**Data supplied:**
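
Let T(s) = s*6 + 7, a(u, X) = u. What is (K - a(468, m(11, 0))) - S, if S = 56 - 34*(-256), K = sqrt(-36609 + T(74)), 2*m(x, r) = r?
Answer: -9228 + I*sqrt(36158) ≈ -9228.0 + 190.15*I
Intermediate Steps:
m(x, r) = r/2
T(s) = 7 + 6*s (T(s) = 6*s + 7 = 7 + 6*s)
K = I*sqrt(36158) (K = sqrt(-36609 + (7 + 6*74)) = sqrt(-36609 + (7 + 444)) = sqrt(-36609 + 451) = sqrt(-36158) = I*sqrt(36158) ≈ 190.15*I)
S = 8760 (S = 56 + 8704 = 8760)
(K - a(468, m(11, 0))) - S = (I*sqrt(36158) - 1*468) - 1*8760 = (I*sqrt(36158) - 468) - 8760 = (-468 + I*sqrt(36158)) - 8760 = -9228 + I*sqrt(36158)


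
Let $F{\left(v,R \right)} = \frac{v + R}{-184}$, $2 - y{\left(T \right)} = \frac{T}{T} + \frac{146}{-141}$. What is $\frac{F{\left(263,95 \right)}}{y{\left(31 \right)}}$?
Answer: $- \frac{25239}{26404} \approx -0.95588$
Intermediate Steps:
$y{\left(T \right)} = \frac{287}{141}$ ($y{\left(T \right)} = 2 - \left(\frac{T}{T} + \frac{146}{-141}\right) = 2 - \left(1 + 146 \left(- \frac{1}{141}\right)\right) = 2 - \left(1 - \frac{146}{141}\right) = 2 - - \frac{5}{141} = 2 + \frac{5}{141} = \frac{287}{141}$)
$F{\left(v,R \right)} = - \frac{R}{184} - \frac{v}{184}$ ($F{\left(v,R \right)} = \left(R + v\right) \left(- \frac{1}{184}\right) = - \frac{R}{184} - \frac{v}{184}$)
$\frac{F{\left(263,95 \right)}}{y{\left(31 \right)}} = \frac{\left(- \frac{1}{184}\right) 95 - \frac{263}{184}}{\frac{287}{141}} = \left(- \frac{95}{184} - \frac{263}{184}\right) \frac{141}{287} = \left(- \frac{179}{92}\right) \frac{141}{287} = - \frac{25239}{26404}$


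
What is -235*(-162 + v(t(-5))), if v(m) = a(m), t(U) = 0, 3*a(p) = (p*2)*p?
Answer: 38070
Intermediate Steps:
a(p) = 2*p**2/3 (a(p) = ((p*2)*p)/3 = ((2*p)*p)/3 = (2*p**2)/3 = 2*p**2/3)
v(m) = 2*m**2/3
-235*(-162 + v(t(-5))) = -235*(-162 + (2/3)*0**2) = -235*(-162 + (2/3)*0) = -235*(-162 + 0) = -235*(-162) = 38070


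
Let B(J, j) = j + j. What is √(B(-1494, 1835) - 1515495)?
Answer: 5*I*√60473 ≈ 1229.6*I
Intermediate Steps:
B(J, j) = 2*j
√(B(-1494, 1835) - 1515495) = √(2*1835 - 1515495) = √(3670 - 1515495) = √(-1511825) = 5*I*√60473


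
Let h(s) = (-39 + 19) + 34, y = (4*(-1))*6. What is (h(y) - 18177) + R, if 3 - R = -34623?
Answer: 16463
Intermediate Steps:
R = 34626 (R = 3 - 1*(-34623) = 3 + 34623 = 34626)
y = -24 (y = -4*6 = -24)
h(s) = 14 (h(s) = -20 + 34 = 14)
(h(y) - 18177) + R = (14 - 18177) + 34626 = -18163 + 34626 = 16463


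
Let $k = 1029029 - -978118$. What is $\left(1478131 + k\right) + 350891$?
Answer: $3836169$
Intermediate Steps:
$k = 2007147$ ($k = 1029029 + 978118 = 2007147$)
$\left(1478131 + k\right) + 350891 = \left(1478131 + 2007147\right) + 350891 = 3485278 + 350891 = 3836169$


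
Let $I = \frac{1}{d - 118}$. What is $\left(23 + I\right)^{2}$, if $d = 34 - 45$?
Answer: $\frac{8797156}{16641} \approx 528.64$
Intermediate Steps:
$d = -11$ ($d = 34 - 45 = -11$)
$I = - \frac{1}{129}$ ($I = \frac{1}{-11 - 118} = \frac{1}{-129} = - \frac{1}{129} \approx -0.0077519$)
$\left(23 + I\right)^{2} = \left(23 - \frac{1}{129}\right)^{2} = \left(\frac{2966}{129}\right)^{2} = \frac{8797156}{16641}$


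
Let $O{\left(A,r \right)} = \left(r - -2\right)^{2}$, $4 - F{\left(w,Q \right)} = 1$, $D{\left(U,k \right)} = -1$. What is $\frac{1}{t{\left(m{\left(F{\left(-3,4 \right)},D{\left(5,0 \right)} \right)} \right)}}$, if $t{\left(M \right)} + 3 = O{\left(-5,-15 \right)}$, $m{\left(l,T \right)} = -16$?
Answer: $\frac{1}{166} \approx 0.0060241$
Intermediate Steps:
$F{\left(w,Q \right)} = 3$ ($F{\left(w,Q \right)} = 4 - 1 = 3$)
$O{\left(A,r \right)} = \left(2 + r\right)^{2}$ ($O{\left(A,r \right)} = \left(r + 2\right)^{2} = \left(2 + r\right)^{2}$)
$t{\left(M \right)} = 166$ ($t{\left(M \right)} = -3 + \left(2 - 15\right)^{2} = -3 + \left(-13\right)^{2} = -3 + 169 = 166$)
$\frac{1}{t{\left(m{\left(F{\left(-3,4 \right)},D{\left(5,0 \right)} \right)} \right)}} = \frac{1}{166}$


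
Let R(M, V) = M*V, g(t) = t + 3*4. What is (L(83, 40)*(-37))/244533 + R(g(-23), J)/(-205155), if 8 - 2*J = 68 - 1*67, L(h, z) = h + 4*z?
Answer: -33065479/903912930 ≈ -0.036580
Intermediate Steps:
J = 7/2 (J = 4 - (68 - 1*67)/2 = 4 - (68 - 67)/2 = 4 - 1/2*1 = 4 - 1/2 = 7/2 ≈ 3.5000)
g(t) = 12 + t (g(t) = t + 12 = 12 + t)
(L(83, 40)*(-37))/244533 + R(g(-23), J)/(-205155) = ((83 + 4*40)*(-37))/244533 + ((12 - 23)*(7/2))/(-205155) = ((83 + 160)*(-37))*(1/244533) - 11*7/2*(-1/205155) = (243*(-37))*(1/244533) - 77/2*(-1/205155) = -8991*1/244533 + 77/410310 = -81/2203 + 77/410310 = -33065479/903912930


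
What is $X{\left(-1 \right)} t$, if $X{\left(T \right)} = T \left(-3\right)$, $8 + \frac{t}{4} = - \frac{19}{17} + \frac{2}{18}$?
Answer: $- \frac{5512}{51} \approx -108.08$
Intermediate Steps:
$t = - \frac{5512}{153}$ ($t = -32 + 4 \left(- \frac{19}{17} + \frac{2}{18}\right) = -32 + 4 \left(\left(-19\right) \frac{1}{17} + 2 \cdot \frac{1}{18}\right) = -32 + 4 \left(- \frac{19}{17} + \frac{1}{9}\right) = -32 + 4 \left(- \frac{154}{153}\right) = -32 - \frac{616}{153} = - \frac{5512}{153} \approx -36.026$)
$X{\left(T \right)} = - 3 T$
$X{\left(-1 \right)} t = \left(-3\right) \left(-1\right) \left(- \frac{5512}{153}\right) = 3 \left(- \frac{5512}{153}\right) = - \frac{5512}{51}$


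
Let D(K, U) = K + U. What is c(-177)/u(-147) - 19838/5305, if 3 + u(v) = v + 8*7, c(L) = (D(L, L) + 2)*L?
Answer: -166193746/249335 ≈ -666.55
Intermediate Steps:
c(L) = L*(2 + 2*L) (c(L) = ((L + L) + 2)*L = (2*L + 2)*L = (2 + 2*L)*L = L*(2 + 2*L))
u(v) = 53 + v (u(v) = -3 + (v + 8*7) = -3 + (v + 56) = -3 + (56 + v) = 53 + v)
c(-177)/u(-147) - 19838/5305 = (2*(-177)*(1 - 177))/(53 - 147) - 19838/5305 = (2*(-177)*(-176))/(-94) - 19838*1/5305 = 62304*(-1/94) - 19838/5305 = -31152/47 - 19838/5305 = -166193746/249335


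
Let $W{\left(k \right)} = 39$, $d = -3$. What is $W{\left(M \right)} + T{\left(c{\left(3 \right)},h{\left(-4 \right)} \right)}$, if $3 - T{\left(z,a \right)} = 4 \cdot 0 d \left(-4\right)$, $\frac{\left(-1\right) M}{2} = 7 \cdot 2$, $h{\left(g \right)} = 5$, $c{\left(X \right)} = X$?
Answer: $42$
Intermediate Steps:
$M = -28$ ($M = - 2 \cdot 7 \cdot 2 = \left(-2\right) 14 = -28$)
$T{\left(z,a \right)} = 3$ ($T{\left(z,a \right)} = 3 - 4 \cdot 0 \left(-3\right) \left(-4\right) = 3 - 0 \left(-3\right) \left(-4\right) = 3 - 0 \left(-4\right) = 3 - 0 = 3 + 0 = 3$)
$W{\left(M \right)} + T{\left(c{\left(3 \right)},h{\left(-4 \right)} \right)} = 39 + 3 = 42$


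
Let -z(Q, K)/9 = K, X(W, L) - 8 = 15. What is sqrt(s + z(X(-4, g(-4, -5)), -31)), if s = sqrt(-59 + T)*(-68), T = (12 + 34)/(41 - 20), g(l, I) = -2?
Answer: sqrt(123039 - 1428*I*sqrt(25053))/21 ≈ 20.767 - 12.34*I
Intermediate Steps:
T = 46/21 ≈ 2.1905
X(W, L) = 23 (X(W, L) = 8 + 15 = 23)
z(Q, K) = -9*K
s = -68*I*sqrt(25053)/21 (s = sqrt(-59 + 46/21)*(-68) = sqrt(-1193/21)*(-68) = (I*sqrt(25053)/21)*(-68) = -68*I*sqrt(25053)/21 ≈ -512.53*I)
sqrt(s + z(X(-4, g(-4, -5)), -31)) = sqrt(-68*I*sqrt(25053)/21 - 9*(-31)) = sqrt(-68*I*sqrt(25053)/21 + 279) = sqrt(279 - 68*I*sqrt(25053)/21)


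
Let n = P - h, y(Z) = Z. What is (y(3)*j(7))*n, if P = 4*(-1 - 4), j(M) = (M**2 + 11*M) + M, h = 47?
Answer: -26733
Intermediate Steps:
j(M) = M**2 + 12*M
P = -20 (P = 4*(-5) = -20)
n = -67 (n = -20 - 1*47 = -20 - 47 = -67)
(y(3)*j(7))*n = (3*(7*(12 + 7)))*(-67) = (3*(7*19))*(-67) = (3*133)*(-67) = 399*(-67) = -26733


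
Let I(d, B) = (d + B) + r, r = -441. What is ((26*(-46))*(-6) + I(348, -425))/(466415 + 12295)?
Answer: 3329/239355 ≈ 0.013908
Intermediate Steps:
I(d, B) = -441 + B + d (I(d, B) = (d + B) - 441 = (B + d) - 441 = -441 + B + d)
((26*(-46))*(-6) + I(348, -425))/(466415 + 12295) = ((26*(-46))*(-6) + (-441 - 425 + 348))/(466415 + 12295) = (-1196*(-6) - 518)/478710 = (7176 - 518)*(1/478710) = 6658*(1/478710) = 3329/239355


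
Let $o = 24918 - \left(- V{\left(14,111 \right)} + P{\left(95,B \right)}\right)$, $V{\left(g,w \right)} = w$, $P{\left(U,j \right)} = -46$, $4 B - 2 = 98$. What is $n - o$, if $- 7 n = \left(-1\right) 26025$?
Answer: $- \frac{149500}{7} \approx -21357.0$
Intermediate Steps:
$B = 25$ ($B = \frac{1}{2} + \frac{1}{4} \cdot 98 = \frac{1}{2} + \frac{49}{2} = 25$)
$n = \frac{26025}{7}$ ($n = - \frac{\left(-1\right) 26025}{7} = \left(- \frac{1}{7}\right) \left(-26025\right) = \frac{26025}{7} \approx 3717.9$)
$o = 25075$ ($o = 24918 + \left(111 - -46\right) = 24918 + \left(111 + 46\right) = 24918 + 157 = 25075$)
$n - o = \frac{26025}{7} - 25075 = - \frac{149500}{7}$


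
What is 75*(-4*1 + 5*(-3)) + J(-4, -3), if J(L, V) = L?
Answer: -1429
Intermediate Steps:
75*(-4*1 + 5*(-3)) + J(-4, -3) = 75*(-4*1 + 5*(-3)) - 4 = 75*(-4 - 15) - 4 = 75*(-19) - 4 = -1425 - 4 = -1429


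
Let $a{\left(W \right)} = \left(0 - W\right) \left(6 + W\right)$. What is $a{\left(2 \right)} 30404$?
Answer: $-486464$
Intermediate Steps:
$a{\left(W \right)} = - W \left(6 + W\right)$
$a{\left(2 \right)} 30404 = \left(-1\right) 2 \left(6 + 2\right) 30404 = \left(-1\right) 2 \cdot 8 \cdot 30404 = \left(-16\right) 30404 = -486464$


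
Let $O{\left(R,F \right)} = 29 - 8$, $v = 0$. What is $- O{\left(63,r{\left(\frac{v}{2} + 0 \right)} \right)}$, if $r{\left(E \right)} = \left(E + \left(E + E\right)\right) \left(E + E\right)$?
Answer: $-21$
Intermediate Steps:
$r{\left(E \right)} = 6 E^{2}$ ($r{\left(E \right)} = \left(E + 2 E\right) 2 E = 3 E 2 E = 6 E^{2}$)
$O{\left(R,F \right)} = 21$
$- O{\left(63,r{\left(\frac{v}{2} + 0 \right)} \right)} = \left(-1\right) 21 = -21$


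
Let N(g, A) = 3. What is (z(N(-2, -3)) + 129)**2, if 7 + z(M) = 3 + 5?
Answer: 16900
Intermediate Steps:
z(M) = 1 (z(M) = -7 + (3 + 5) = -7 + 8 = 1)
(z(N(-2, -3)) + 129)**2 = (1 + 129)**2 = 130**2 = 16900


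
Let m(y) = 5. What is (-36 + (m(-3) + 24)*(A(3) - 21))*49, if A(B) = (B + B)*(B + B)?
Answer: 19551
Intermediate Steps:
A(B) = 4*B**2 (A(B) = (2*B)*(2*B) = 4*B**2)
(-36 + (m(-3) + 24)*(A(3) - 21))*49 = (-36 + (5 + 24)*(4*3**2 - 21))*49 = (-36 + 29*(4*9 - 21))*49 = (-36 + 29*(36 - 21))*49 = (-36 + 29*15)*49 = (-36 + 435)*49 = 399*49 = 19551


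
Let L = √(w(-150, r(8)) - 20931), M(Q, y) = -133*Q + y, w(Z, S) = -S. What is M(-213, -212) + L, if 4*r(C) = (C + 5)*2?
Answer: 28117 + 25*I*√134/2 ≈ 28117.0 + 144.7*I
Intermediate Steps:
r(C) = 5/2 + C/2 (r(C) = ((C + 5)*2)/4 = ((5 + C)*2)/4 = (10 + 2*C)/4 = 5/2 + C/2)
M(Q, y) = y - 133*Q
L = 25*I*√134/2 (L = √(-(5/2 + (½)*8) - 20931) = √(-(5/2 + 4) - 20931) = √(-1*13/2 - 20931) = √(-13/2 - 20931) = √(-41875/2) = 25*I*√134/2 ≈ 144.7*I)
M(-213, -212) + L = (-212 - 133*(-213)) + 25*I*√134/2 = (-212 + 28329) + 25*I*√134/2 = 28117 + 25*I*√134/2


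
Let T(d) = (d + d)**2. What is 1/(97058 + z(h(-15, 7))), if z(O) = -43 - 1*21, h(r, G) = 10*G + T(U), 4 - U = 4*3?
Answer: 1/96994 ≈ 1.0310e-5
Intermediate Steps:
U = -8 (U = 4 - 4*3 = 4 - 1*12 = 4 - 12 = -8)
T(d) = 4*d**2 (T(d) = (2*d)**2 = 4*d**2)
h(r, G) = 256 + 10*G (h(r, G) = 10*G + 4*(-8)**2 = 10*G + 4*64 = 10*G + 256 = 256 + 10*G)
z(O) = -64 (z(O) = -43 - 21 = -64)
1/(97058 + z(h(-15, 7))) = 1/(97058 - 64) = 1/96994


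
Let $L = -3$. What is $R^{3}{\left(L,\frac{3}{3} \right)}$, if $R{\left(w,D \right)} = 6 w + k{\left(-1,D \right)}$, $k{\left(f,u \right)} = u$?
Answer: $-4913$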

**Problem:** Give back exactly the lines from the beginning of the records through the line containing "Answer: -9228 +", and only those.

**Result below:**
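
Let T(s) = s*6 + 7, a(u, X) = u. What is (K - a(468, m(11, 0))) - S, if S = 56 - 34*(-256), K = sqrt(-36609 + T(74)), 2*m(x, r) = r?
Answer: -9228 + I*sqrt(36158) ≈ -9228.0 + 190.15*I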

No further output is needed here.